**PROBLEM DETAILS**
In the records below, the line containing "Kerosene (ρ = 817.5" marks the start. Copy that line and everything after it exactly, through the last line.

**AVAILABLE RECORDS**
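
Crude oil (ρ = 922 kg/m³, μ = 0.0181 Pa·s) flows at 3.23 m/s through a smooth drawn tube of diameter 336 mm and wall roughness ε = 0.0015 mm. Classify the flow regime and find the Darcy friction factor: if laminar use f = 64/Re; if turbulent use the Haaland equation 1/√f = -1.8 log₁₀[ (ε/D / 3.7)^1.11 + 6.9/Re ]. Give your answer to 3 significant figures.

f ≈ 0.0203

Re = ρVD/μ = 922·3.23·0.336/0.0181 = 5.528e+04.
Re > 4000 → turbulent. ε/D = 1.5e-06/0.336 = 4.46e-06; Haaland: 1/√f = -1.8 log₁₀[2.69e-07 + 0.000125] = 7.025, so f = 0.02026.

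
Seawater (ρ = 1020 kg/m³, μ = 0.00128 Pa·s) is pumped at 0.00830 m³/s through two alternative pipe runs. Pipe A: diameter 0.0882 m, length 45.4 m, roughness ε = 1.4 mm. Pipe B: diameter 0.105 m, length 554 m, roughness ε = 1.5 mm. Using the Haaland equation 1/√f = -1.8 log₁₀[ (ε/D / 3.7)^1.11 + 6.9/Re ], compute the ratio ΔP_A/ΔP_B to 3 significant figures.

Pipe A: V = Q/A = 0.0083/0.00611 = 1.358 m/s; Re = 9.548e+04; ε/D = 0.0159; Haaland → f = 0.04514; ΔP_A = f(L/D)(ρV²/2) = 2.187e+04 Pa.
Pipe B: V = Q/A = 0.0083/0.008659 = 0.9585 m/s; Re = 8.02e+04; ε/D = 0.0143; Haaland → f = 0.04358; ΔP_B = f(L/D)(ρV²/2) = 1.077e+05 Pa.
ΔP_A/ΔP_B = 2.187e+04/1.077e+05 = 0.203.

ΔP_A/ΔP_B ≈ 0.203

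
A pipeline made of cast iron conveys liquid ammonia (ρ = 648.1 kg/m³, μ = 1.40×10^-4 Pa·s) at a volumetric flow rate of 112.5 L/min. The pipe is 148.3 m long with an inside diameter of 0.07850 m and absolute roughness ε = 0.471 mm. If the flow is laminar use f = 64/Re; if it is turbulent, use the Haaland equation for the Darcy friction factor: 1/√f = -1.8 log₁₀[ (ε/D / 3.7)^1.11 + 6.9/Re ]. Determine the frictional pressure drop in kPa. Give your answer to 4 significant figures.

ΔP ≈ 3.007 kPa

Q = 112.5 L/min = 112.5/60000 = 0.001875 m³/s.
Cross-sectional area A = πD²/4 = π(0.0785)²/4 = 0.00484 m²; mean velocity V = Q/A = 0.001875/0.00484 = 0.3874 m/s.
Reynolds number Re = ρVD/μ = 648.1 · 0.3874 · 0.0785 / 0.00014 = 1.408e+05.
Re > 4000 → turbulent. Relative roughness ε/D = 0.000471/0.0785 = 0.006. Haaland: 1/√f = -1.8 log₁₀[(0.006/3.7)^1.11 + 6.9/1.408e+05] = -1.8 log₁₀[0.0008 + 4.9e-05] = 5.528, so f = 0.03272.
Darcy-Weisbach: ΔP = f(L/D)(ρV²/2) = 0.03272·(148.3/0.0785)·(648.1·0.3874²/2) = 0.03272·1889·48.64 = 3007 Pa.
ΔP = 3007 Pa = 3.007 kPa.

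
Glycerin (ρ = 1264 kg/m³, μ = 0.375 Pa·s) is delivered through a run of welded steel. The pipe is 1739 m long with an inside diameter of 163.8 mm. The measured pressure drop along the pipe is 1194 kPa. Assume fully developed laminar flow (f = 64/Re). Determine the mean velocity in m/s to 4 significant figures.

For laminar flow, f = 64/Re with Re = ρVD/μ, so Darcy-Weisbach reduces to ΔP = 32μLV/D². Solving for V: V = ΔP·D²/(32μL) = 1.194e+06·(0.1638)²/(32·0.375·1739) = 1.535 m/s.
Check: Re = ρVD/μ = 1264·1.535·0.1638/0.375 = 847.6 < 2300, so the laminar assumption holds.

V ≈ 1.535 m/s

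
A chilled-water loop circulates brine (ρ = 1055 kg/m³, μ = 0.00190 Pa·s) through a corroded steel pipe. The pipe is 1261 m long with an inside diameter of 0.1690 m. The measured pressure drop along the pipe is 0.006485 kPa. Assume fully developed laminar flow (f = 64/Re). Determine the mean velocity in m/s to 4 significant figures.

V ≈ 0.002416 m/s

For laminar flow, f = 64/Re with Re = ρVD/μ, so Darcy-Weisbach reduces to ΔP = 32μLV/D². Solving for V: V = ΔP·D²/(32μL) = 6.485·(0.169)²/(32·0.0019·1261) = 0.002416 m/s.
Check: Re = ρVD/μ = 1055·0.002416·0.169/0.0019 = 226.7 < 2300, so the laminar assumption holds.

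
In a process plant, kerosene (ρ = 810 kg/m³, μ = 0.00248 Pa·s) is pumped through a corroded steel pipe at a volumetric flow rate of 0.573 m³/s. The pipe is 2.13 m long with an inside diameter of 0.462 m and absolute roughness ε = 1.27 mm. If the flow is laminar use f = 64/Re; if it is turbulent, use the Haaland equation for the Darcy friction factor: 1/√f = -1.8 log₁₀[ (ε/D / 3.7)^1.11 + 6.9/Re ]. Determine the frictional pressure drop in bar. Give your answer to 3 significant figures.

ΔP ≈ 0.00564 bar

Cross-sectional area A = πD²/4 = π(0.462)²/4 = 0.1676 m²; mean velocity V = Q/A = 0.573/0.1676 = 3.418 m/s.
Reynolds number Re = ρVD/μ = 810 · 3.418 · 0.462 / 0.00248 = 5.158e+05.
Re > 4000 → turbulent. Relative roughness ε/D = 0.00127/0.462 = 0.00275. Haaland: 1/√f = -1.8 log₁₀[(0.00275/3.7)^1.11 + 6.9/5.158e+05] = -1.8 log₁₀[0.000336 + 1.34e-05] = 6.221, so f = 0.02584.
Darcy-Weisbach: ΔP = f(L/D)(ρV²/2) = 0.02584·(2.13/0.462)·(810·3.418²/2) = 0.02584·4.61·4732 = 563.6 Pa.
ΔP = 563.6 Pa = 0.00564 bar.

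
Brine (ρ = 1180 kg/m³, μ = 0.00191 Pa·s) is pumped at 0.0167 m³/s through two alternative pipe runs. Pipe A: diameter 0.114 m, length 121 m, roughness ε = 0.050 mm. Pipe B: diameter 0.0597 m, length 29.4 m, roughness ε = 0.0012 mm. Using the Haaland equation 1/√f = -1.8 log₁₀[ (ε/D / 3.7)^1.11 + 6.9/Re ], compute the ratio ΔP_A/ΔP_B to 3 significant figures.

ΔP_A/ΔP_B ≈ 0.205

Pipe A: V = Q/A = 0.0167/0.01021 = 1.636 m/s; Re = 1.152e+05; ε/D = 0.000439; Haaland → f = 0.01944; ΔP_A = f(L/D)(ρV²/2) = 3.26e+04 Pa.
Pipe B: V = Q/A = 0.0167/0.002799 = 5.966 m/s; Re = 2.2e+05; ε/D = 2.01e-05; Haaland → f = 0.01535; ΔP_B = f(L/D)(ρV²/2) = 1.587e+05 Pa.
ΔP_A/ΔP_B = 3.26e+04/1.587e+05 = 0.205.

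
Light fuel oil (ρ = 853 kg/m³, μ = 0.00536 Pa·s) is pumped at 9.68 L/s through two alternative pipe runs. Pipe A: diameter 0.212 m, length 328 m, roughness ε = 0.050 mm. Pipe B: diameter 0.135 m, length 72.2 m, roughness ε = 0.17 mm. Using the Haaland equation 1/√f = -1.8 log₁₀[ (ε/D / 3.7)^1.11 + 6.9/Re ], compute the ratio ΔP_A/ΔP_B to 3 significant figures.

Pipe A: V = Q/A = 0.00968/0.0353 = 0.2742 m/s; Re = 9252; ε/D = 0.000236; Haaland → f = 0.03181; ΔP_A = f(L/D)(ρV²/2) = 1579 Pa.
Pipe B: V = Q/A = 0.00968/0.01431 = 0.6763 m/s; Re = 1.453e+04; ε/D = 0.00126; Haaland → f = 0.02995; ΔP_B = f(L/D)(ρV²/2) = 3124 Pa.
ΔP_A/ΔP_B = 1579/3124 = 0.505.

ΔP_A/ΔP_B ≈ 0.505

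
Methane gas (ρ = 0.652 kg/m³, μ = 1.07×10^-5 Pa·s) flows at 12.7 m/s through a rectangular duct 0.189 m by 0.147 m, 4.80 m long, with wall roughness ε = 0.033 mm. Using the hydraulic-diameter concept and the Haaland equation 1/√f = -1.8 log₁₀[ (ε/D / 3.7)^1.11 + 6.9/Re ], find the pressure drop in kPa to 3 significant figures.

Hydraulic diameter D_h = 4A/P = 4·(0.189·0.147)/(2·(0.189+0.147)) = 0.1111/0.672 = 0.1654 m.
Re = ρVD_h/μ = 0.652·12.7·0.1654/1.07e-05 = 1.28e+05.
ε/D_h = 3.3e-05/0.1654 = 0.0002; Haaland gives 1/√f = -1.8 log₁₀[1.83e-05+5.39e-05] = 7.455, so f = 0.018.
ΔP = f(L/D_h)(ρV²/2) = 0.018·4.8/0.1654·52.58 = 27.46 Pa.
ΔP = 0.0275 kPa.

ΔP ≈ 0.0275 kPa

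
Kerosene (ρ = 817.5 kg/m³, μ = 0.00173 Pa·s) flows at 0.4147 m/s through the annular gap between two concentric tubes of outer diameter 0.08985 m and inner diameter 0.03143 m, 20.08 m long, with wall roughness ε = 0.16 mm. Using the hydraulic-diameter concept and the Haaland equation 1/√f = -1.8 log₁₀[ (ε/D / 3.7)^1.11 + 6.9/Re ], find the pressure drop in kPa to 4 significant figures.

ΔP ≈ 0.8134 kPa

Hydraulic diameter D_h = 4A/P = D_o - D_i = 0.08985 - 0.03143 = 0.05842 m.
Re = ρVD_h/μ = 817.5·0.4147·0.05842/0.00173 = 1.145e+04.
ε/D_h = 0.00016/0.05842 = 0.00274; Haaland gives 1/√f = -1.8 log₁₀[0.000335+0.000603] = 5.45, so f = 0.03366.
ΔP = f(L/D_h)(ρV²/2) = 0.03366·20.08/0.05842·70.3 = 813.4 Pa.
ΔP = 0.8134 kPa.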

**ANSWER TO THIS PROBLEM**
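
Kerosene (ρ = 817.5 kg/m³, μ = 0.00173 Pa·s) flows at 0.4147 m/s through the annular gap between two concentric tubes of outer diameter 0.08985 m and inner diameter 0.03143 m, 20.08 m long, with wall roughness ε = 0.16 mm. Using the hydraulic-diameter concept and the Haaland equation 1/√f = -1.8 log₁₀[ (ε/D / 3.7)^1.11 + 6.9/Re ], find the pressure drop in kPa to 4 significant figures.

ΔP ≈ 0.8134 kPa

Hydraulic diameter D_h = 4A/P = D_o - D_i = 0.08985 - 0.03143 = 0.05842 m.
Re = ρVD_h/μ = 817.5·0.4147·0.05842/0.00173 = 1.145e+04.
ε/D_h = 0.00016/0.05842 = 0.00274; Haaland gives 1/√f = -1.8 log₁₀[0.000335+0.000603] = 5.45, so f = 0.03366.
ΔP = f(L/D_h)(ρV²/2) = 0.03366·20.08/0.05842·70.3 = 813.4 Pa.
ΔP = 0.8134 kPa.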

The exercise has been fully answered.